_What is being asked_
Restate the records in full, so that each line matches the original exactly.

_Records shown_

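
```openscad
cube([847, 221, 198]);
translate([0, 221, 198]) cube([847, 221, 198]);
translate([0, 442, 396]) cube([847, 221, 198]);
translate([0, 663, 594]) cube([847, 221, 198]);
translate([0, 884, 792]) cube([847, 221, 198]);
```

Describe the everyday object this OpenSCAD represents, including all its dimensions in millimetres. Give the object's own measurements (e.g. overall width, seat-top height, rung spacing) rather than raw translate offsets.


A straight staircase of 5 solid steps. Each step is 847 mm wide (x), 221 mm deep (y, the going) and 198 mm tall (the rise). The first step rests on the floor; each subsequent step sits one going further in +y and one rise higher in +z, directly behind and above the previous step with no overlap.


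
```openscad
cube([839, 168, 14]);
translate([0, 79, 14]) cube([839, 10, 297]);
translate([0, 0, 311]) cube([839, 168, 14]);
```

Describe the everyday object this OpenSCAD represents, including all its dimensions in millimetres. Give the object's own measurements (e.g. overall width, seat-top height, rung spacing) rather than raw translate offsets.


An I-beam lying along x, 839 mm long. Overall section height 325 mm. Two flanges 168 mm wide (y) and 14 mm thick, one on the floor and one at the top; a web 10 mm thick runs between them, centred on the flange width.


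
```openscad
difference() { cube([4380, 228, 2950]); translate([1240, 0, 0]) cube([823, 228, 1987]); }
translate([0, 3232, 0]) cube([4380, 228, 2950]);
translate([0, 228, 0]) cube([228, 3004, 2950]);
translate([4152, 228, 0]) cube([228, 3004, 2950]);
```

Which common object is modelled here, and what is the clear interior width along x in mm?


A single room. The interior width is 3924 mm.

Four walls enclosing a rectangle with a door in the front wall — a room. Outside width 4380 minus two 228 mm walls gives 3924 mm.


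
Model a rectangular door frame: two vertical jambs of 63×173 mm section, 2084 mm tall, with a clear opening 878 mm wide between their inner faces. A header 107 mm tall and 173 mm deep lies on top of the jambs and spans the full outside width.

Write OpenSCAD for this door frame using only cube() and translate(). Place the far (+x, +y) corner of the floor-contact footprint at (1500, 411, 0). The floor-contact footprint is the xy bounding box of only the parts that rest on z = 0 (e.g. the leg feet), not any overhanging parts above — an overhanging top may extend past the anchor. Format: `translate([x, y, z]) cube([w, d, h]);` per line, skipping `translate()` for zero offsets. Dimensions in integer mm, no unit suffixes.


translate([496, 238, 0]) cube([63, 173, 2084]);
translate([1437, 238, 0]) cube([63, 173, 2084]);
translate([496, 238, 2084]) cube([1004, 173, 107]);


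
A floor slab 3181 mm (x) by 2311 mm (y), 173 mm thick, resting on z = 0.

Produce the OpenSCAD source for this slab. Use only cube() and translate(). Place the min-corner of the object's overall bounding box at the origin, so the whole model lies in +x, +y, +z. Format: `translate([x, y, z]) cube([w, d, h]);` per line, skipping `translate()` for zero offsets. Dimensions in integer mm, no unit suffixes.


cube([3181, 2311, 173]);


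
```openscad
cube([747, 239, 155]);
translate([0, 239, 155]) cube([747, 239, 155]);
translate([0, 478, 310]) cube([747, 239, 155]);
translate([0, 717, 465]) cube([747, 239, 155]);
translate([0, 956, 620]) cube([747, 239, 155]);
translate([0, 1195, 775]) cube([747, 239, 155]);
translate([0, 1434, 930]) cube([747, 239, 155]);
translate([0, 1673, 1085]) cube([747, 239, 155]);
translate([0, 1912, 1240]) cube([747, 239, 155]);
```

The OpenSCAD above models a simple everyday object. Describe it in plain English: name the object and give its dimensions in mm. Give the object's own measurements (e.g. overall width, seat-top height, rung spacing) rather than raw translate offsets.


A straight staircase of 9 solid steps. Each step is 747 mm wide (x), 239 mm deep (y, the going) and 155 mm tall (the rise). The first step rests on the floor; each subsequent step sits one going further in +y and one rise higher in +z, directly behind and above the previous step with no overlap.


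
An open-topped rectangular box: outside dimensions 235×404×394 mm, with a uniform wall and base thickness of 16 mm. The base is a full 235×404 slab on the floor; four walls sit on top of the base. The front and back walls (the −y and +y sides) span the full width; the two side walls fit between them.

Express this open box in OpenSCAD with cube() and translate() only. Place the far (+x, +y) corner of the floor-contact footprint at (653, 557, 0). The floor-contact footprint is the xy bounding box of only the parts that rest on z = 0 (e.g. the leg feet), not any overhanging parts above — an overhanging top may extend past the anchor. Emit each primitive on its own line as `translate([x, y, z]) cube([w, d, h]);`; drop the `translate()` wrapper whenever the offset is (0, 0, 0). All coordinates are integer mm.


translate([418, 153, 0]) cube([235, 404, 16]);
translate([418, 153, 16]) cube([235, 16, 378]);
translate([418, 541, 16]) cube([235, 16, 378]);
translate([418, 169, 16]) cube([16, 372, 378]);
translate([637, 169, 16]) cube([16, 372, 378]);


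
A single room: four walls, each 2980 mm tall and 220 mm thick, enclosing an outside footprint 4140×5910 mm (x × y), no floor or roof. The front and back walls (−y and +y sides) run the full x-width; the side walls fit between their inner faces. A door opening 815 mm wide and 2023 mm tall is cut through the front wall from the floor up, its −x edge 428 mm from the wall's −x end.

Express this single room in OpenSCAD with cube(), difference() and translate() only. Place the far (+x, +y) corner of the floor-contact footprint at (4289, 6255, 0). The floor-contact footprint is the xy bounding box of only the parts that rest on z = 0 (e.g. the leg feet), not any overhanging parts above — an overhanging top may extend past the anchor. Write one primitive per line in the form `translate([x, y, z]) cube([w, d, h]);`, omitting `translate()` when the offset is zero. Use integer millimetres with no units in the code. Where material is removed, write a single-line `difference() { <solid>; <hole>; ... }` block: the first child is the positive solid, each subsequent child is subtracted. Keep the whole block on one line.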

_Final answer_
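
```openscad
cube([847, 221, 198]);
translate([0, 221, 198]) cube([847, 221, 198]);
translate([0, 442, 396]) cube([847, 221, 198]);
translate([0, 663, 594]) cube([847, 221, 198]);
translate([0, 884, 792]) cube([847, 221, 198]);
```

Describe the everyday object this OpenSCAD represents, including all its dimensions in millimetres. Give the object's own measurements (e.g. overall width, seat-top height, rung spacing) rather than raw translate offsets.


A straight staircase of 5 solid steps. Each step is 847 mm wide (x), 221 mm deep (y, the going) and 198 mm tall (the rise). The first step rests on the floor; each subsequent step sits one going further in +y and one rise higher in +z, directly behind and above the previous step with no overlap.


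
```openscad
cube([839, 168, 14]);
translate([0, 79, 14]) cube([839, 10, 297]);
translate([0, 0, 311]) cube([839, 168, 14]);
```

Describe the everyday object this OpenSCAD represents, including all its dimensions in millimetres. Give the object's own measurements (e.g. overall width, seat-top height, rung spacing) rather than raw translate offsets.


An I-beam lying along x, 839 mm long. Overall section height 325 mm. Two flanges 168 mm wide (y) and 14 mm thick, one on the floor and one at the top; a web 10 mm thick runs between them, centred on the flange width.


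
```openscad
difference() { cube([4380, 228, 2950]); translate([1240, 0, 0]) cube([823, 228, 1987]); }
translate([0, 3232, 0]) cube([4380, 228, 2950]);
translate([0, 228, 0]) cube([228, 3004, 2950]);
translate([4152, 228, 0]) cube([228, 3004, 2950]);
```

Which common object is modelled here, and what is the clear interior width along x in mm?


A single room. The interior width is 3924 mm.

Four walls enclosing a rectangle with a door in the front wall — a room. Outside width 4380 minus two 228 mm walls gives 3924 mm.


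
Model a rectangular door frame: two vertical jambs of 63×173 mm section, 2084 mm tall, with a clear opening 878 mm wide between their inner faces. A header 107 mm tall and 173 mm deep lies on top of the jambs and spans the full outside width.

Write OpenSCAD for this door frame using only cube() and translate(). Place the far (+x, +y) corner of the floor-contact footprint at (1500, 411, 0). The floor-contact footprint is the xy bounding box of only the parts that rest on z = 0 (e.g. the leg feet), not any overhanging parts above — an overhanging top may extend past the anchor. Format: `translate([x, y, z]) cube([w, d, h]);` per line, skipping `translate()` for zero offsets. Dimensions in integer mm, no unit suffixes.


translate([496, 238, 0]) cube([63, 173, 2084]);
translate([1437, 238, 0]) cube([63, 173, 2084]);
translate([496, 238, 2084]) cube([1004, 173, 107]);


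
A floor slab 3181 mm (x) by 2311 mm (y), 173 mm thick, resting on z = 0.

Produce the OpenSCAD source for this slab. Use only cube() and translate(). Place the min-corner of the object's overall bounding box at the origin, so the whole model lies in +x, +y, +z. Format: `translate([x, y, z]) cube([w, d, h]);` per line, skipping `translate()` for zero offsets. Dimensions in integer mm, no unit suffixes.


cube([3181, 2311, 173]);


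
```openscad
cube([747, 239, 155]);
translate([0, 239, 155]) cube([747, 239, 155]);
translate([0, 478, 310]) cube([747, 239, 155]);
translate([0, 717, 465]) cube([747, 239, 155]);
translate([0, 956, 620]) cube([747, 239, 155]);
translate([0, 1195, 775]) cube([747, 239, 155]);
translate([0, 1434, 930]) cube([747, 239, 155]);
translate([0, 1673, 1085]) cube([747, 239, 155]);
translate([0, 1912, 1240]) cube([747, 239, 155]);
```

The OpenSCAD above models a simple everyday object. Describe it in plain English: name the object and give its dimensions in mm. Give the object's own measurements (e.g. overall width, seat-top height, rung spacing) rather than raw translate offsets.


A straight staircase of 9 solid steps. Each step is 747 mm wide (x), 239 mm deep (y, the going) and 155 mm tall (the rise). The first step rests on the floor; each subsequent step sits one going further in +y and one rise higher in +z, directly behind and above the previous step with no overlap.


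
An open-topped rectangular box: outside dimensions 235×404×394 mm, with a uniform wall and base thickness of 16 mm. The base is a full 235×404 slab on the floor; four walls sit on top of the base. The front and back walls (the −y and +y sides) span the full width; the two side walls fit between them.

Express this open box in OpenSCAD with cube() and translate() only. Place the far (+x, +y) corner of the floor-contact footprint at (653, 557, 0). The floor-contact footprint is the xy bounding box of only the parts that rest on z = 0 (e.g. the leg feet), not any overhanging parts above — an overhanging top may extend past the anchor. Emit each primitive on its own line as `translate([x, y, z]) cube([w, d, h]);`; drop the `translate()` wrapper whenever the offset is (0, 0, 0). All coordinates are integer mm.


translate([418, 153, 0]) cube([235, 404, 16]);
translate([418, 153, 16]) cube([235, 16, 378]);
translate([418, 541, 16]) cube([235, 16, 378]);
translate([418, 169, 16]) cube([16, 372, 378]);
translate([637, 169, 16]) cube([16, 372, 378]);


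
A single room: four walls, each 2980 mm tall and 220 mm thick, enclosing an outside footprint 4140×5910 mm (x × y), no floor or roof. The front and back walls (−y and +y sides) run the full x-width; the side walls fit between their inner faces. A door opening 815 mm wide and 2023 mm tall is cut through the front wall from the floor up, its −x edge 428 mm from the wall's −x end.

Express this single room in OpenSCAD with cube(), difference() and translate() only. Place the far (+x, +y) corner of the floor-contact footprint at (4289, 6255, 0). The floor-contact footprint is the xy bounding box of only the parts that rest on z = 0 (e.g. the leg feet), not any overhanging parts above — an overhanging top may extend past the anchor. Write one primitive per line in the form `translate([x, y, z]) cube([w, d, h]);`, omitting `translate()` when the offset is zero. Use integer millimetres with no units in the code. Where material is removed, write a single-line `difference() { <solid>; <hole>; ... }` block: the first child is the positive solid, each subsequent child is subtracted. Keep the whole block on one line.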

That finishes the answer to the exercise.